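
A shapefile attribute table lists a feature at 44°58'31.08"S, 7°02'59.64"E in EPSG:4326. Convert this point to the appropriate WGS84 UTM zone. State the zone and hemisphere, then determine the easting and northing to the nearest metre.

Zone 32S: E 346236 m, N 5017944 m

Longitude 7.0499° lies in the 6° band [6°, 12°), giving zone 32; latitude is south of the equator, so 32S.
Zone 32 central meridian λ₀ = 6×32 − 183 = 9°; Δλ = -1.9501°.
Transverse Mercator on WGS84 with k₀ = 0.9996 gives E = 346236.198 m, N = 5017943.584 m.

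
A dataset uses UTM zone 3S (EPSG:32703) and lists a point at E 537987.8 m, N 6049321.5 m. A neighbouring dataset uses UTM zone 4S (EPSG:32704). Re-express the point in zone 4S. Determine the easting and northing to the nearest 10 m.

UTM 3S → geographic: φ = -35.69930007°, λ = -164.58010049°.
UTM 4S (λ₀ = -159°) forward: E = -5079.699 m, N = 6035024.098 m.

E -5080 m, N 6035020 m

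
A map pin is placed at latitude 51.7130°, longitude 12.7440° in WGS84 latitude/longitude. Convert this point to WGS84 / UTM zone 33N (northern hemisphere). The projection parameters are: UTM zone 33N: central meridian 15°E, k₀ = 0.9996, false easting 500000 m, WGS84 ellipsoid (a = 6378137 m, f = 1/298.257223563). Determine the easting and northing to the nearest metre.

E 344145 m, N 5731527 m

Zone 33 central meridian λ₀ = 6×33 − 183 = 15°; Δλ = -2.2560°.
Transverse Mercator on WGS84 with k₀ = 0.9996 gives E = 344145.227 m, N = 5731527.000 m.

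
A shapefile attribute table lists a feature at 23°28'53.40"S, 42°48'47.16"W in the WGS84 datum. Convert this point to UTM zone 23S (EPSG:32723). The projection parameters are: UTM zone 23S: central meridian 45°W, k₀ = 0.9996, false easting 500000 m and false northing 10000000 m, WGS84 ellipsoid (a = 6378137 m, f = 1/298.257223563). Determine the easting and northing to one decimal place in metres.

Zone 23 central meridian λ₀ = 6×23 − 183 = -45°; Δλ = +2.1869°.
Transverse Mercator on WGS84 with k₀ = 0.9996 gives E = 723351.308 m, N = 7401477.730 m.

E 723351.3 m, N 7401477.7 m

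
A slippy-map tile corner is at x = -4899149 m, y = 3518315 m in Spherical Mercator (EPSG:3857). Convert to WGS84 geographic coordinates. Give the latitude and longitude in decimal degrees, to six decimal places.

R = 6378137 m. λ = x/R = -44.00980426°.
φ = 2·arctan(exp(y/R)) − 90° = 2·arctan(1.73607) − 90° = 30.11480105°.

lat 30.114801°, lon -44.009804°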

******

■ **How to complete this task**:
Return exactly the lines from the line holding "place in metres." to the last line of the data, with both of those lines included and nothing added.

■ **Problem solution**:
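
A shapefile attribute table lists a feature at 23°28'53.40"S, 42°48'47.16"W in the WGS84 datum. Convert this point to UTM zone 23S (EPSG:32723). The projection parameters are: UTM zone 23S: central meridian 45°W, k₀ = 0.9996, false easting 500000 m and false northing 10000000 m, WGS84 ellipsoid (a = 6378137 m, f = 1/298.257223563). Determine the easting and northing to one decimal place in metres.

Zone 23 central meridian λ₀ = 6×23 − 183 = -45°; Δλ = +2.1869°.
Transverse Mercator on WGS84 with k₀ = 0.9996 gives E = 723351.308 m, N = 7401477.730 m.

E 723351.3 m, N 7401477.7 m

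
A slippy-map tile corner is at x = -4899149 m, y = 3518315 m in Spherical Mercator (EPSG:3857). Convert to WGS84 geographic coordinates. Give the latitude and longitude in decimal degrees, to six decimal places.

R = 6378137 m. λ = x/R = -44.00980426°.
φ = 2·arctan(exp(y/R)) − 90° = 2·arctan(1.73607) − 90° = 30.11480105°.

lat 30.114801°, lon -44.009804°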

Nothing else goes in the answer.